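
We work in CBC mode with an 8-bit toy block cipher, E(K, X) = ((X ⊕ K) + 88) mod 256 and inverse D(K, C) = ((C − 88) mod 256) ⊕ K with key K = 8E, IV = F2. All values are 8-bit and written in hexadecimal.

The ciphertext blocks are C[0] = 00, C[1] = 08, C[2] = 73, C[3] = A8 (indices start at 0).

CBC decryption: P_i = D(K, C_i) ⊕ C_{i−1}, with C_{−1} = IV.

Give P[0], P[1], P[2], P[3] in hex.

P[0] = 04, P[1] = 0E, P[2] = 6D, P[3] = DD

P[0]: D(K, 00) = F6; F6 ⊕ F2 = 04.
P[1]: D(K, 08) = 0E; 0E ⊕ 00 = 0E.
P[2]: D(K, 73) = 65; 65 ⊕ 08 = 6D.
P[3]: D(K, A8) = AE; AE ⊕ 73 = DD.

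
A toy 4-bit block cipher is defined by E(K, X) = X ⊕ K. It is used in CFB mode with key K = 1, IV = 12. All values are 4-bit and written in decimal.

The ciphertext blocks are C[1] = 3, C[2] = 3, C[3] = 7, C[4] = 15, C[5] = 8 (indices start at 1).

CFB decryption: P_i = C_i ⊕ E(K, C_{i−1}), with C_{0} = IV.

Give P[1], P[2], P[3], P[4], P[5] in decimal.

P[1]: E(K, 12) = 13; 3 ⊕ 13 = 14.
P[2]: E(K, 3) = 2; 3 ⊕ 2 = 1.
P[3]: E(K, 3) = 2; 7 ⊕ 2 = 5.
P[4]: E(K, 7) = 6; 15 ⊕ 6 = 9.
P[5]: E(K, 15) = 14; 8 ⊕ 14 = 6.

P[1] = 14, P[2] = 1, P[3] = 5, P[4] = 9, P[5] = 6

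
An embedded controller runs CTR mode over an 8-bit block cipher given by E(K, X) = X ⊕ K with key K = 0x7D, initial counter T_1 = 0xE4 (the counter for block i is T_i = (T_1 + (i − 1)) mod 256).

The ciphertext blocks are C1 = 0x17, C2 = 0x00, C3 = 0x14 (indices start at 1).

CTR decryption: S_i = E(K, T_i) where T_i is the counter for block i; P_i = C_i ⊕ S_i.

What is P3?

P3: T = 0xE6, S = E(K, T) = 0x9B; 0x14 ⊕ 0x9B = 0x8F.

P3 = 0x8F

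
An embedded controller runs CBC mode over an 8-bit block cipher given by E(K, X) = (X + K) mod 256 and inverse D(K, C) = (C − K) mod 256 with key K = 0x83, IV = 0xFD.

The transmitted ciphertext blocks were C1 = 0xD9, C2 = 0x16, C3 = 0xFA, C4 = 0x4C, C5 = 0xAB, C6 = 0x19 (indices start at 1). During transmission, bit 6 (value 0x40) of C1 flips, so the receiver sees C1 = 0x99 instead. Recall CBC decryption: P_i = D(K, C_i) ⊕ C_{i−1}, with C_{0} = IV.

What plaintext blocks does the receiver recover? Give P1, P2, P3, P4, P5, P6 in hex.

Only C1 changed, to 0x99. In CBC, a change in C_i garbles P_i and flips the same bit in P_{i+1}. Decrypting the received ciphertext:
P1: D(K, 0x99) = 0x16; 0x16 ⊕ 0xFD = 0xEB.
P2: D(K, 0x16) = 0x93; 0x93 ⊕ 0x99 = 0x0A.
P3: D(K, 0xFA) = 0x77; 0x77 ⊕ 0x16 = 0x61.
P4: D(K, 0x4C) = 0xC9; 0xC9 ⊕ 0xFA = 0x33.
P5: D(K, 0xAB) = 0x28; 0x28 ⊕ 0x4C = 0x64.
P6: D(K, 0x19) = 0x96; 0x96 ⊕ 0xAB = 0x3D.
Blocks that differ from the original plaintext: P1, P2.

P1 = 0xEB, P2 = 0x0A, P3 = 0x61, P4 = 0x33, P5 = 0x64, P6 = 0x3D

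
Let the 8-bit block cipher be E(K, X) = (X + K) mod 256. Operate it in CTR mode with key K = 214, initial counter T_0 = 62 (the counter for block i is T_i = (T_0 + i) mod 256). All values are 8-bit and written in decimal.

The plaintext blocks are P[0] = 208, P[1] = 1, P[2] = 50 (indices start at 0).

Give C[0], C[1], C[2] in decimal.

CTR encryption: S_i = E(K, T_i) where T_i is the counter for block i; C_i = P_i ⊕ S_i.
C[0]: T = 62, S = E(K, T) = 20; 208 ⊕ 20 = 196.
C[1]: T = 63, S = E(K, T) = 21; 1 ⊕ 21 = 20.
C[2]: T = 64, S = E(K, T) = 22; 50 ⊕ 22 = 36.

C[0] = 196, C[1] = 20, C[2] = 36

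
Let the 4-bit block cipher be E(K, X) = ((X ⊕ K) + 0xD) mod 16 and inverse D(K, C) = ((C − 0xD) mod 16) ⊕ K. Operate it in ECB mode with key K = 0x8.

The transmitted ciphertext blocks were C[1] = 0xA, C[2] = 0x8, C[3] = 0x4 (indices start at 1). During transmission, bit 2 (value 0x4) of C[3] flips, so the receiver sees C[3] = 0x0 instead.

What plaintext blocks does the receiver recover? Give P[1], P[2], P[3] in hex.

ECB decryption: P_i = D(K, C_i).
Only C[3] changed, to 0x0. In ECB, a change in C_i affects only P_i. Decrypting the received ciphertext:
P[1]: D(K, 0xA) = 0x5.
P[2]: D(K, 0x8) = 0x3.
P[3]: D(K, 0x0) = 0xB.
Blocks that differ from the original plaintext: P[3].

P[1] = 0x5, P[2] = 0x3, P[3] = 0xB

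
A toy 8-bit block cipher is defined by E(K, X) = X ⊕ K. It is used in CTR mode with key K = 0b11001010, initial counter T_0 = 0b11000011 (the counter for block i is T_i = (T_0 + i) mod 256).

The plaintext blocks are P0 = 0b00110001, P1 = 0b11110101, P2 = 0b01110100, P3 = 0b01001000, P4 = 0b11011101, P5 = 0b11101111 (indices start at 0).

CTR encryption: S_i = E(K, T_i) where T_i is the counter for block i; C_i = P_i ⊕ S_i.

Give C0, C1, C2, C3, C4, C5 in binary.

C0 = 0b00111000, C1 = 0b11111011, C2 = 0b01111011, C3 = 0b01000100, C4 = 0b11010000, C5 = 0b11101101

C0: T = 0b11000011, S = E(K, T) = 0b00001001; 0b00110001 ⊕ 0b00001001 = 0b00111000.
C1: T = 0b11000100, S = E(K, T) = 0b00001110; 0b11110101 ⊕ 0b00001110 = 0b11111011.
C2: T = 0b11000101, S = E(K, T) = 0b00001111; 0b01110100 ⊕ 0b00001111 = 0b01111011.
C3: T = 0b11000110, S = E(K, T) = 0b00001100; 0b01001000 ⊕ 0b00001100 = 0b01000100.
C4: T = 0b11000111, S = E(K, T) = 0b00001101; 0b11011101 ⊕ 0b00001101 = 0b11010000.
C5: T = 0b11001000, S = E(K, T) = 0b00000010; 0b11101111 ⊕ 0b00000010 = 0b11101101.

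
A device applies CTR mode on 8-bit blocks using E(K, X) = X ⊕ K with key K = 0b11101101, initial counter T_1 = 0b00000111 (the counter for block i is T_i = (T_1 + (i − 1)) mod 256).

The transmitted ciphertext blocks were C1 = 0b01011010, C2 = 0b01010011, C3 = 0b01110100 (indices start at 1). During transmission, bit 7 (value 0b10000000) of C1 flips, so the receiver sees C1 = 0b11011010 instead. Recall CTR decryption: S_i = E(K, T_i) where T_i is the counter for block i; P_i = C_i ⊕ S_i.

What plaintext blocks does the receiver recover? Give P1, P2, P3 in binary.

P1 = 0b00110000, P2 = 0b10110110, P3 = 0b10010000

Only C1 changed, to 0b11011010. In CTR, a change in C_i flips the same bit in P_i only; the keystream is unaffected. Decrypting the received ciphertext:
P1: T = 0b00000111, S = E(K, T) = 0b11101010; 0b11011010 ⊕ 0b11101010 = 0b00110000.
P2: T = 0b00001000, S = E(K, T) = 0b11100101; 0b01010011 ⊕ 0b11100101 = 0b10110110.
P3: T = 0b00001001, S = E(K, T) = 0b11100100; 0b01110100 ⊕ 0b11100100 = 0b10010000.
Blocks that differ from the original plaintext: P1.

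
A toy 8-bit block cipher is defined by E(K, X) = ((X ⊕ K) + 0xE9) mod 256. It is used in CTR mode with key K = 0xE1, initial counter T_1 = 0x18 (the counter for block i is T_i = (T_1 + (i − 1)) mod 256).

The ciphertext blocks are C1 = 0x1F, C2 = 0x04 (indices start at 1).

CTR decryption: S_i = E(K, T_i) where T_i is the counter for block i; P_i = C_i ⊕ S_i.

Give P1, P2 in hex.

P1: T = 0x18, S = E(K, T) = 0xE2; 0x1F ⊕ 0xE2 = 0xFD.
P2: T = 0x19, S = E(K, T) = 0xE1; 0x04 ⊕ 0xE1 = 0xE5.

P1 = 0xFD, P2 = 0xE5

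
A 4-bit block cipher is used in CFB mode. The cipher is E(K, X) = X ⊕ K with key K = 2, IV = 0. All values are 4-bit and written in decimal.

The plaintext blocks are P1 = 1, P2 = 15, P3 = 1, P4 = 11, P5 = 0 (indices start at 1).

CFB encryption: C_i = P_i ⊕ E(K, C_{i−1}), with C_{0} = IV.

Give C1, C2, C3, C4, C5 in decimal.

C1 = 3, C2 = 14, C3 = 13, C4 = 4, C5 = 6

C1: E(K, 0) = 2; 1 ⊕ 2 = 3.
C2: E(K, 3) = 1; 15 ⊕ 1 = 14.
C3: E(K, 14) = 12; 1 ⊕ 12 = 13.
C4: E(K, 13) = 15; 11 ⊕ 15 = 4.
C5: E(K, 4) = 6; 0 ⊕ 6 = 6.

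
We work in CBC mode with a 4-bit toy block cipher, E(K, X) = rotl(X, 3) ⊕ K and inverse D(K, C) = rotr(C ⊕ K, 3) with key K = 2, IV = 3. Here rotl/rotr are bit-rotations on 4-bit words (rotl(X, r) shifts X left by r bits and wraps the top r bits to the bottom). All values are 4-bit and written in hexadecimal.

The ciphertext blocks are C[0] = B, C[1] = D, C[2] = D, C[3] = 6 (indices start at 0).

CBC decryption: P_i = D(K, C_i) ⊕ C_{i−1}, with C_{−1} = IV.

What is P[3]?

P[3]: D(K, 6) = 8; 8 ⊕ D = 5.

P[3] = 5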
____
* Exercise objective
Would you copy out exactly the lines above that start at the one containing "0xE9) mod 256." and end at the one containing "A 4-bit block", inclusive?

* Result of the task
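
A toy 8-bit block cipher is defined by E(K, X) = ((X ⊕ K) + 0xE9) mod 256. It is used in CTR mode with key K = 0xE1, initial counter T_1 = 0x18 (the counter for block i is T_i = (T_1 + (i − 1)) mod 256).

The ciphertext blocks are C1 = 0x1F, C2 = 0x04 (indices start at 1).

CTR decryption: S_i = E(K, T_i) where T_i is the counter for block i; P_i = C_i ⊕ S_i.

Give P1, P2 in hex.

P1: T = 0x18, S = E(K, T) = 0xE2; 0x1F ⊕ 0xE2 = 0xFD.
P2: T = 0x19, S = E(K, T) = 0xE1; 0x04 ⊕ 0xE1 = 0xE5.

P1 = 0xFD, P2 = 0xE5

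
A 4-bit block cipher is used in CFB mode. The cipher is E(K, X) = X ⊕ K with key K = 2, IV = 0. All values are 4-bit and written in decimal.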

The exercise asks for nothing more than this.